▸ The data
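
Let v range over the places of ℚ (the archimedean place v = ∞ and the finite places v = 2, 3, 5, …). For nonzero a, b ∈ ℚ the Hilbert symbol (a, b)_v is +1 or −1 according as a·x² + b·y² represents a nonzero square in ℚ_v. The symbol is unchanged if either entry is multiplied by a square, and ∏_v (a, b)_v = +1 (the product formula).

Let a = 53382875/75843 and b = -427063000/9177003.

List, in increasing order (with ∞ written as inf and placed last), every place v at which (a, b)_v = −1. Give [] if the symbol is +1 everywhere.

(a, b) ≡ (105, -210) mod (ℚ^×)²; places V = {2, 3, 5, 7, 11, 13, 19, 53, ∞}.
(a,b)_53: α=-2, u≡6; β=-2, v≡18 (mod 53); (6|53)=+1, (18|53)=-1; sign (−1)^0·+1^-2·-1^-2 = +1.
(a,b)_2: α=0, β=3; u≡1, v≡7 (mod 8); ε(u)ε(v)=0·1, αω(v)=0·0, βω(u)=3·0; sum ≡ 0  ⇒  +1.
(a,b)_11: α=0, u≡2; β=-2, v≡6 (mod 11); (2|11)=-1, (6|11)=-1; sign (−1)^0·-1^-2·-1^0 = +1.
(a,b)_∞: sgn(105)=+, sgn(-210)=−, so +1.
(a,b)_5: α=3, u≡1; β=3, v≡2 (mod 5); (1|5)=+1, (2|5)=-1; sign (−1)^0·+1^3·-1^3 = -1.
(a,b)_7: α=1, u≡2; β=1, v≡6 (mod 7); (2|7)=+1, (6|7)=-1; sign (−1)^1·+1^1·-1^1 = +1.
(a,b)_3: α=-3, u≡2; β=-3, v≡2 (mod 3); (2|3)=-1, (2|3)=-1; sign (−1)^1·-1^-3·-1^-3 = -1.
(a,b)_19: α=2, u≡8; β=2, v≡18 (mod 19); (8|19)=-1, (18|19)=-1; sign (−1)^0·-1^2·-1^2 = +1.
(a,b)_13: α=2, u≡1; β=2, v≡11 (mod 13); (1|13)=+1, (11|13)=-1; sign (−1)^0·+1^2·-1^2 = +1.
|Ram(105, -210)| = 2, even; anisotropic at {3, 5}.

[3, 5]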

--

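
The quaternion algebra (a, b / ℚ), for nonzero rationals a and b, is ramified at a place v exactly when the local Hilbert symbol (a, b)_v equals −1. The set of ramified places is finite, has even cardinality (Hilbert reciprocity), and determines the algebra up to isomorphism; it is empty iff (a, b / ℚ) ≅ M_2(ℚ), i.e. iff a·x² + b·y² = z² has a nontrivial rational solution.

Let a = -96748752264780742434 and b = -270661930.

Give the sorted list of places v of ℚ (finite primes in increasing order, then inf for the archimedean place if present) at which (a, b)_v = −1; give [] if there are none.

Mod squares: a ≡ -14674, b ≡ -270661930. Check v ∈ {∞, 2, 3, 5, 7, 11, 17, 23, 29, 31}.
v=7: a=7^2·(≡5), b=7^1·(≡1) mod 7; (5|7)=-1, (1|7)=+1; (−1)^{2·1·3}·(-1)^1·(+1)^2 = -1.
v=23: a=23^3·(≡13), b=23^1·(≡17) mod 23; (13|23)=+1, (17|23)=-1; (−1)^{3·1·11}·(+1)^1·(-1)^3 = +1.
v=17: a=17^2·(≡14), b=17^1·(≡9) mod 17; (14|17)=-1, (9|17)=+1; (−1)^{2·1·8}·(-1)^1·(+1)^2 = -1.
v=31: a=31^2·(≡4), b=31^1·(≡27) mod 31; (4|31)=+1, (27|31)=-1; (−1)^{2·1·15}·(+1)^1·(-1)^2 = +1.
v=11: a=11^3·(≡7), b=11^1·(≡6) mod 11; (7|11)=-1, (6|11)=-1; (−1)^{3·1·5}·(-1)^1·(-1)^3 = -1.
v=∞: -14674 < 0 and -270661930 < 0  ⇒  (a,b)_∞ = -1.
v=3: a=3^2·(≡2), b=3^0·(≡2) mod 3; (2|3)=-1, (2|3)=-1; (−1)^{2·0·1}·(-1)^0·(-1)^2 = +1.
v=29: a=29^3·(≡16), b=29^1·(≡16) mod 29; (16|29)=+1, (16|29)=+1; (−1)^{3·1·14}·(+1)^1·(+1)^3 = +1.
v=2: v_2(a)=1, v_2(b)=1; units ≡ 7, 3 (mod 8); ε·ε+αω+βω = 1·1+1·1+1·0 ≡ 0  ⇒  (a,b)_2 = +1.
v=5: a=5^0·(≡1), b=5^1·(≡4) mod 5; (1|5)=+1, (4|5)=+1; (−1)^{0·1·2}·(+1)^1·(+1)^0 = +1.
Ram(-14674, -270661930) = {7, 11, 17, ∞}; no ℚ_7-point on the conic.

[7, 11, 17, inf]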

▸ The task
Give back exactly the lines above starting at the line where "Let v range" appears and ending at the line where "Let a = 53382875/75843" appears, both included, with no other lines.

▸ Output of the exercise
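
Let v range over the places of ℚ (the archimedean place v = ∞ and the finite places v = 2, 3, 5, …). For nonzero a, b ∈ ℚ the Hilbert symbol (a, b)_v is +1 or −1 according as a·x² + b·y² represents a nonzero square in ℚ_v. The symbol is unchanged if either entry is multiplied by a square, and ∏_v (a, b)_v = +1 (the product formula).

Let a = 53382875/75843 and b = -427063000/9177003.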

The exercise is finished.